◆ **Brief**: Print the line that has "Answer: 761423390382297/2248571114858596 +" in it, then every remaining line of the data, exactly and without anything extra.

◆ **Dataset excerpts**:
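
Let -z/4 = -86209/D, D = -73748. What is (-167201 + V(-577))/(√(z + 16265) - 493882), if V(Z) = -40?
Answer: 761423390382297/2248571114858596 + 167241*√1381814413863/2248571114858596 ≈ 0.33871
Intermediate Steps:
z = -86209/18437 (z = -(-344836)/(-73748) = -(-344836)*(-1)/73748 = -4*86209/73748 = -86209/18437 ≈ -4.6759)
(-167201 + V(-577))/(√(z + 16265) - 493882) = (-167201 - 40)/(√(-86209/18437 + 16265) - 493882) = -167241/(√(299791596/18437) - 493882) = -167241/(2*√1381814413863/18437 - 493882) = -167241/(-493882 + 2*√1381814413863/18437)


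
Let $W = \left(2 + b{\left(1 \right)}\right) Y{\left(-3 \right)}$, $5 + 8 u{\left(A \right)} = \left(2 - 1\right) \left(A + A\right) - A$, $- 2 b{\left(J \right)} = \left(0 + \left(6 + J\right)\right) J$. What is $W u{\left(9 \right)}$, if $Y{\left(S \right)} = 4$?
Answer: $-3$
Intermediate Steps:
$b{\left(J \right)} = - \frac{J \left(6 + J\right)}{2}$ ($b{\left(J \right)} = - \frac{\left(0 + \left(6 + J\right)\right) J}{2} = - \frac{\left(6 + J\right) J}{2} = - \frac{J \left(6 + J\right)}{2}$)
$u{\left(A \right)} = - \frac{5}{8} + \frac{A}{8}$ ($u{\left(A \right)} = - \frac{5}{8} + \frac{\left(2 - 1\right) \left(A + A\right) - A}{8} = - \frac{5}{8} + \frac{1 \cdot 2 A - A}{8} = - \frac{5}{8} + \frac{2 A - A}{8} = - \frac{5}{8} + \frac{A}{8}$)
$W = -6$ ($W = \left(2 - \frac{6 + 1}{2}\right) 4 = \left(2 - \frac{1}{2} \cdot 7\right) 4 = \left(2 - \frac{7}{2}\right) 4 = \left(- \frac{3}{2}\right) 4 = -6$)
$W u{\left(9 \right)} = - 6 \left(- \frac{5}{8} + \frac{1}{8} \cdot 9\right) = - 6 \left(- \frac{5}{8} + \frac{9}{8}\right) = \left(-6\right) \frac{1}{2} = -3$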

◆ **Written answer**:
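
Answer: 761423390382297/2248571114858596 + 167241*√1381814413863/2248571114858596 ≈ 0.33871
Intermediate Steps:
z = -86209/18437 (z = -(-344836)/(-73748) = -(-344836)*(-1)/73748 = -4*86209/73748 = -86209/18437 ≈ -4.6759)
(-167201 + V(-577))/(√(z + 16265) - 493882) = (-167201 - 40)/(√(-86209/18437 + 16265) - 493882) = -167241/(√(299791596/18437) - 493882) = -167241/(2*√1381814413863/18437 - 493882) = -167241/(-493882 + 2*√1381814413863/18437)


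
Let $W = \left(2 + b{\left(1 \right)}\right) Y{\left(-3 \right)}$, $5 + 8 u{\left(A \right)} = \left(2 - 1\right) \left(A + A\right) - A$, $- 2 b{\left(J \right)} = \left(0 + \left(6 + J\right)\right) J$. What is $W u{\left(9 \right)}$, if $Y{\left(S \right)} = 4$?
Answer: $-3$
Intermediate Steps:
$b{\left(J \right)} = - \frac{J \left(6 + J\right)}{2}$ ($b{\left(J \right)} = - \frac{\left(0 + \left(6 + J\right)\right) J}{2} = - \frac{\left(6 + J\right) J}{2} = - \frac{J \left(6 + J\right)}{2}$)
$u{\left(A \right)} = - \frac{5}{8} + \frac{A}{8}$ ($u{\left(A \right)} = - \frac{5}{8} + \frac{\left(2 - 1\right) \left(A + A\right) - A}{8} = - \frac{5}{8} + \frac{1 \cdot 2 A - A}{8} = - \frac{5}{8} + \frac{2 A - A}{8} = - \frac{5}{8} + \frac{A}{8}$)
$W = -6$ ($W = \left(2 - \frac{6 + 1}{2}\right) 4 = \left(2 - \frac{1}{2} \cdot 7\right) 4 = \left(2 - \frac{7}{2}\right) 4 = \left(- \frac{3}{2}\right) 4 = -6$)
$W u{\left(9 \right)} = - 6 \left(- \frac{5}{8} + \frac{1}{8} \cdot 9\right) = - 6 \left(- \frac{5}{8} + \frac{9}{8}\right) = \left(-6\right) \frac{1}{2} = -3$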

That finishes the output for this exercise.